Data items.
------------

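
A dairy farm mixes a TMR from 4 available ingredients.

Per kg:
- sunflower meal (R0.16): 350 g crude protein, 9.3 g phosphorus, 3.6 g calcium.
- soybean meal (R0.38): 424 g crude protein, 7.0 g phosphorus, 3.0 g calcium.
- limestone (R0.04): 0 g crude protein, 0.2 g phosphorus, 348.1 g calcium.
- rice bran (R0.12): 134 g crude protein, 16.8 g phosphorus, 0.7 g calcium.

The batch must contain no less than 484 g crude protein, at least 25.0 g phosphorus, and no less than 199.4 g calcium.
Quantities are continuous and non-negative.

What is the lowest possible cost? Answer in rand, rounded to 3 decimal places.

R0.297

Treat it as an LP. Let x1 = kg of sunflower meal, x2 = kg of soybean meal, x3 = kg of limestone, x4 = kg of rice bran.
Minimise 0.16x1 + 0.38x2 + 0.04x3 + 0.12x4 with:
  350x1 + 424x2 + 134x4 ≥ 484   (crude protein)
  9.3x1 + 7x2 + 0.2x3 + 16.8x4 ≥ 25   (phosphorus)
  3.6x1 + 3x2 + 348.1x3 + 0.7x4 ≥ 199.4   (calcium)
  x1, x2, x3, x4 ≥ 0.
The optimal basis is {sunflower meal, limestone, rice bran}; soybean meal drops out. Binding constraints: crude protein, phosphorus, calcium.
So sunflower meal = 1.035 kg, limestone = 0.5603 kg, rice bran = 0.9085 kg.
Total cost: 0.16·1.035 + 0.04·0.5603 + 0.12·0.9085 = 0.29703.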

------------

EXERCISE DETAILS. The answer is the full data, repeated exactly as shown.

SOLUTION TO THE EXERCISE.
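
A dairy farm mixes a TMR from 4 available ingredients.

Per kg:
- sunflower meal (R0.16): 350 g crude protein, 9.3 g phosphorus, 3.6 g calcium.
- soybean meal (R0.38): 424 g crude protein, 7.0 g phosphorus, 3.0 g calcium.
- limestone (R0.04): 0 g crude protein, 0.2 g phosphorus, 348.1 g calcium.
- rice bran (R0.12): 134 g crude protein, 16.8 g phosphorus, 0.7 g calcium.

The batch must contain no less than 484 g crude protein, at least 25.0 g phosphorus, and no less than 199.4 g calcium.
Quantities are continuous and non-negative.

What is the lowest possible cost? Answer in rand, rounded to 3 decimal places.

R0.297

Treat it as an LP. Let x1 = kg of sunflower meal, x2 = kg of soybean meal, x3 = kg of limestone, x4 = kg of rice bran.
Minimise 0.16x1 + 0.38x2 + 0.04x3 + 0.12x4 with:
  350x1 + 424x2 + 134x4 ≥ 484   (crude protein)
  9.3x1 + 7x2 + 0.2x3 + 16.8x4 ≥ 25   (phosphorus)
  3.6x1 + 3x2 + 348.1x3 + 0.7x4 ≥ 199.4   (calcium)
  x1, x2, x3, x4 ≥ 0.
The optimal basis is {sunflower meal, limestone, rice bran}; soybean meal drops out. Binding constraints: crude protein, phosphorus, calcium.
So sunflower meal = 1.035 kg, limestone = 0.5603 kg, rice bran = 0.9085 kg.
Total cost: 0.16·1.035 + 0.04·0.5603 + 0.12·0.9085 = 0.29703.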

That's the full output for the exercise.